--- Assigned task ---
Return every line from the records below that has the word "ambient".

= = = =

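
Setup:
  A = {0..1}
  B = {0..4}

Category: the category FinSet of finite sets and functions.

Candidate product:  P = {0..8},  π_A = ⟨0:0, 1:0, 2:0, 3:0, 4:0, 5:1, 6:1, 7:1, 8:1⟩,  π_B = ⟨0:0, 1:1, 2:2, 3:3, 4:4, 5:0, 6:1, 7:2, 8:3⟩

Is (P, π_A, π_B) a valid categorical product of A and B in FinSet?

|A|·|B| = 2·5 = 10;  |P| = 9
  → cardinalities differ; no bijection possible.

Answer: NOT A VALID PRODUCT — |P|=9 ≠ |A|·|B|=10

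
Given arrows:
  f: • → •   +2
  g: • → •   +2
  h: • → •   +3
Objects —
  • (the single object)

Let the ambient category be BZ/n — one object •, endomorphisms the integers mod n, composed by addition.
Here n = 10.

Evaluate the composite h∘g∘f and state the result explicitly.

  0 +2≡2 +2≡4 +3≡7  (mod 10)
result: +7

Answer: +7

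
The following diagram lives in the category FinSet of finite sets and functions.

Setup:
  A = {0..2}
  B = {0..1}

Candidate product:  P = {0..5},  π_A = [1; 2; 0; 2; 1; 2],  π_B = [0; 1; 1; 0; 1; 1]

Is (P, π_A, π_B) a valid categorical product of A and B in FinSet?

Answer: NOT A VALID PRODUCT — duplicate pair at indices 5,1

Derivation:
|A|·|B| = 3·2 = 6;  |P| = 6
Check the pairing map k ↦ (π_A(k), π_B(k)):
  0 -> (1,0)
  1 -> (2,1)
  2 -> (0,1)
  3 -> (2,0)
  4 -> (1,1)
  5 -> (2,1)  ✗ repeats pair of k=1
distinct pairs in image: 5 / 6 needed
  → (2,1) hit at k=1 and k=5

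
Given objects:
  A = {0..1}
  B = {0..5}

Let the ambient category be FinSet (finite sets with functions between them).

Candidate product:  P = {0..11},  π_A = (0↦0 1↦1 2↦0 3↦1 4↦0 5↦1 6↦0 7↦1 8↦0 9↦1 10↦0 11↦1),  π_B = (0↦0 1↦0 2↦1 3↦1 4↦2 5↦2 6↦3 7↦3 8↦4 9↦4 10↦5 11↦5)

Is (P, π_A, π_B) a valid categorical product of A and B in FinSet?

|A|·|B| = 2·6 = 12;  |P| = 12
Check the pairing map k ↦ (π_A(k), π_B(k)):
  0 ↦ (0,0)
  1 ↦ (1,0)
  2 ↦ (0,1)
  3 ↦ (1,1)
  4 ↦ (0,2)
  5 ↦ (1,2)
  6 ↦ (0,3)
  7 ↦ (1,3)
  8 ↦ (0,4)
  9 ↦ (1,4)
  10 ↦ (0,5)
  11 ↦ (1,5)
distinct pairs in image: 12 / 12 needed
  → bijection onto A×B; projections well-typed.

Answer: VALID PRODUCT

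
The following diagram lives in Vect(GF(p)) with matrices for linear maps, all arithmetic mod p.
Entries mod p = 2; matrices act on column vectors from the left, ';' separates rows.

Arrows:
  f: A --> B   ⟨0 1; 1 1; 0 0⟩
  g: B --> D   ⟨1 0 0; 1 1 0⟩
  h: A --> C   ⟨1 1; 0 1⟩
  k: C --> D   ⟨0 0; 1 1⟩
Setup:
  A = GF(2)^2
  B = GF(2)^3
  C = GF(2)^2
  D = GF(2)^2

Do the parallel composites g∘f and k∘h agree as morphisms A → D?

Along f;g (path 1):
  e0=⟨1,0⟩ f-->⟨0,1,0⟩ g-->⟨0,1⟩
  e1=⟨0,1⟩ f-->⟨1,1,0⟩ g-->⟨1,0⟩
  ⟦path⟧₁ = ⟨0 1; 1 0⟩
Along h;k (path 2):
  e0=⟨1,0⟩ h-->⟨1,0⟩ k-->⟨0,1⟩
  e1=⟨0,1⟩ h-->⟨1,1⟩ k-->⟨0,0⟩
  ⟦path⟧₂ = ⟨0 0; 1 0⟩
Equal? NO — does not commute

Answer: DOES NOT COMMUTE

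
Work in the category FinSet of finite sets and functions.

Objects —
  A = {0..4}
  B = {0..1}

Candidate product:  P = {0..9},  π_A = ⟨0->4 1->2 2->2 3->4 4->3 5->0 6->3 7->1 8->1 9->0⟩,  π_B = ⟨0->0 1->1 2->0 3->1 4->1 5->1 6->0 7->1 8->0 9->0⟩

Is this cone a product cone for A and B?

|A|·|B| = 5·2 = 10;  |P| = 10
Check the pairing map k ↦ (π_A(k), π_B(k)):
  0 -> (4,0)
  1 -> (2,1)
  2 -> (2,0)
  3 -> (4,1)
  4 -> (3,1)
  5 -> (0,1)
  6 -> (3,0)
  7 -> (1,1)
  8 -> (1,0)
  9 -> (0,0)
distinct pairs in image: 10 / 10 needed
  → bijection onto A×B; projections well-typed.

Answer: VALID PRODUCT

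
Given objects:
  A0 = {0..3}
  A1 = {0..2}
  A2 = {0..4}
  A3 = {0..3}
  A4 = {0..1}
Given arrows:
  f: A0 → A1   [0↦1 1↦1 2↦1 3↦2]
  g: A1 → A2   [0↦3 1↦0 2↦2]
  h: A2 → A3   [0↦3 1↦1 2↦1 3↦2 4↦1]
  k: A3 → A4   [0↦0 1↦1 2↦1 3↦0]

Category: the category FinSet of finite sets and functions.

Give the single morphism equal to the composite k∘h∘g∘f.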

= = = =

--- Response area ---
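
Let the ambient category be BZ/n — one object •, endomorphisms the integers mod n, composed by addition.
Let the ambient category be FinSet (finite sets with functions between them).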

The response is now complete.